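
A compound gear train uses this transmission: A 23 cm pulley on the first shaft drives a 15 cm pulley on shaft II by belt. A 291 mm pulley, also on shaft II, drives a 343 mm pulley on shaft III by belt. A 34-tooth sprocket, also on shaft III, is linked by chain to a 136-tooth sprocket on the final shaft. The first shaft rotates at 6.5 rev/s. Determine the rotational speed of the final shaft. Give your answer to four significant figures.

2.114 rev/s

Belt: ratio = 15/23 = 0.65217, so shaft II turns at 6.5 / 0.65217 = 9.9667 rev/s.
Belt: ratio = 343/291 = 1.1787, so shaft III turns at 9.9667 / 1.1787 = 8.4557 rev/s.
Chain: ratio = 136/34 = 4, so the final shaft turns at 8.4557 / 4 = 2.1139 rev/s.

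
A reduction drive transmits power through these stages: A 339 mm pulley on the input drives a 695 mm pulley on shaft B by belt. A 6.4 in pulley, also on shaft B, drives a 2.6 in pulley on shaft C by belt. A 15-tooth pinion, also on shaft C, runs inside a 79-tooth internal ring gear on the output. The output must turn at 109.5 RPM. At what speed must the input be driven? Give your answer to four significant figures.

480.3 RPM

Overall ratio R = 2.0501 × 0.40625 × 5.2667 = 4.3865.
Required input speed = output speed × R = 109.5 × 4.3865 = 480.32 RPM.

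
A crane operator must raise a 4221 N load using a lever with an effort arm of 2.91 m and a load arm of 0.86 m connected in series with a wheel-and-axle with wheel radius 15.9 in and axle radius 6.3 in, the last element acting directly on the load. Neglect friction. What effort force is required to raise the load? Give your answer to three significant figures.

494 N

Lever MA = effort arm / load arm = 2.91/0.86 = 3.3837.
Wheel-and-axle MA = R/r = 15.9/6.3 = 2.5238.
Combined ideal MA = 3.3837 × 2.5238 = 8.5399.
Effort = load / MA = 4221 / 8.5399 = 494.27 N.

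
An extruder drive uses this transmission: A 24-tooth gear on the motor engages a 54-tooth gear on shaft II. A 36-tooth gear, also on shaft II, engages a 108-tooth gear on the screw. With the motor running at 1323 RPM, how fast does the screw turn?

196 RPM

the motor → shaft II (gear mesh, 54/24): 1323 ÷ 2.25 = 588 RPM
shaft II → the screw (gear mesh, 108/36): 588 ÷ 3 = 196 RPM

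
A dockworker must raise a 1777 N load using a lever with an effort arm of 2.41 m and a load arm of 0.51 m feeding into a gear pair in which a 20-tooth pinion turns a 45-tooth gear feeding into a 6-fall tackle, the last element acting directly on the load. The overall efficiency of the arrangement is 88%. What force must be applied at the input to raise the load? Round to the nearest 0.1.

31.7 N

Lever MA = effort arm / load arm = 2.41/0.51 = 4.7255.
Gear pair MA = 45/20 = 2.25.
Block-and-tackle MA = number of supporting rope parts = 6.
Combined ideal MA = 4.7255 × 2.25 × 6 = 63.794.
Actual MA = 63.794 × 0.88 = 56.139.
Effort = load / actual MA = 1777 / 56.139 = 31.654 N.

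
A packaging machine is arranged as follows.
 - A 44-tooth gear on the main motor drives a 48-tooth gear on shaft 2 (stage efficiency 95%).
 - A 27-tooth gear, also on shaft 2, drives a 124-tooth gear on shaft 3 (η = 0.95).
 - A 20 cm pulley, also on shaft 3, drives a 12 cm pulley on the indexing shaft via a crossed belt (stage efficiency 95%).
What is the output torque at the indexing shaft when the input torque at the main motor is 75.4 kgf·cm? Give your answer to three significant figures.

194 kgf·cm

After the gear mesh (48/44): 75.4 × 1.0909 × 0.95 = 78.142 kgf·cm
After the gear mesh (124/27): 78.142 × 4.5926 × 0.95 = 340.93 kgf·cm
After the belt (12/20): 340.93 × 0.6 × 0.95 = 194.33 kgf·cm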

^^^^^^^^

Action item
Could you write out the full data verbatim?

Written solution
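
A compound gear train uses this transmission: A 23 cm pulley on the first shaft drives a 15 cm pulley on shaft II by belt. A 291 mm pulley, also on shaft II, drives a 343 mm pulley on shaft III by belt. A 34-tooth sprocket, also on shaft III, is linked by chain to a 136-tooth sprocket on the final shaft. The first shaft rotates at 6.5 rev/s. Determine the rotational speed of the final shaft. Give your answer to four significant figures.

2.114 rev/s

Belt: ratio = 15/23 = 0.65217, so shaft II turns at 6.5 / 0.65217 = 9.9667 rev/s.
Belt: ratio = 343/291 = 1.1787, so shaft III turns at 9.9667 / 1.1787 = 8.4557 rev/s.
Chain: ratio = 136/34 = 4, so the final shaft turns at 8.4557 / 4 = 2.1139 rev/s.

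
A reduction drive transmits power through these stages: A 339 mm pulley on the input drives a 695 mm pulley on shaft B by belt. A 6.4 in pulley, also on shaft B, drives a 2.6 in pulley on shaft C by belt. A 15-tooth pinion, also on shaft C, runs inside a 79-tooth internal ring gear on the output. The output must turn at 109.5 RPM. At what speed must the input be driven? Give your answer to four significant figures.

480.3 RPM

Overall ratio R = 2.0501 × 0.40625 × 5.2667 = 4.3865.
Required input speed = output speed × R = 109.5 × 4.3865 = 480.32 RPM.

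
A crane operator must raise a 4221 N load using a lever with an effort arm of 2.91 m and a load arm of 0.86 m connected in series with a wheel-and-axle with wheel radius 15.9 in and axle radius 6.3 in, the last element acting directly on the load. Neglect friction. What effort force is required to raise the load? Give your answer to three significant figures.

494 N

Lever MA = effort arm / load arm = 2.91/0.86 = 3.3837.
Wheel-and-axle MA = R/r = 15.9/6.3 = 2.5238.
Combined ideal MA = 3.3837 × 2.5238 = 8.5399.
Effort = load / MA = 4221 / 8.5399 = 494.27 N.

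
An extruder drive uses this transmission: A 24-tooth gear on the motor engages a 54-tooth gear on shaft II. A 36-tooth gear, also on shaft II, engages a 108-tooth gear on the screw. With the motor running at 1323 RPM, how fast does the screw turn?

196 RPM

the motor → shaft II (gear mesh, 54/24): 1323 ÷ 2.25 = 588 RPM
shaft II → the screw (gear mesh, 108/36): 588 ÷ 3 = 196 RPM

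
A dockworker must raise a 1777 N load using a lever with an effort arm of 2.41 m and a load arm of 0.51 m feeding into a gear pair in which a 20-tooth pinion turns a 45-tooth gear feeding into a 6-fall tackle, the last element acting directly on the load. The overall efficiency of the arrangement is 88%. What force must be applied at the input to raise the load? Round to the nearest 0.1.

31.7 N

Lever MA = effort arm / load arm = 2.41/0.51 = 4.7255.
Gear pair MA = 45/20 = 2.25.
Block-and-tackle MA = number of supporting rope parts = 6.
Combined ideal MA = 4.7255 × 2.25 × 6 = 63.794.
Actual MA = 63.794 × 0.88 = 56.139.
Effort = load / actual MA = 1777 / 56.139 = 31.654 N.

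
A packaging machine is arranged as follows.
 - A 44-tooth gear on the main motor drives a 48-tooth gear on shaft 2 (stage efficiency 95%).
 - A 27-tooth gear, also on shaft 2, drives a 124-tooth gear on shaft 3 (η = 0.95).
 - A 20 cm pulley, also on shaft 3, drives a 12 cm pulley on the indexing shaft via a crossed belt (stage efficiency 95%).
What is the output torque at the indexing shaft when the input torque at the main motor is 75.4 kgf·cm? Give your answer to three significant figures.

194 kgf·cm

After the gear mesh (48/44): 75.4 × 1.0909 × 0.95 = 78.142 kgf·cm
After the gear mesh (124/27): 78.142 × 4.5926 × 0.95 = 340.93 kgf·cm
After the belt (12/20): 340.93 × 0.6 × 0.95 = 194.33 kgf·cm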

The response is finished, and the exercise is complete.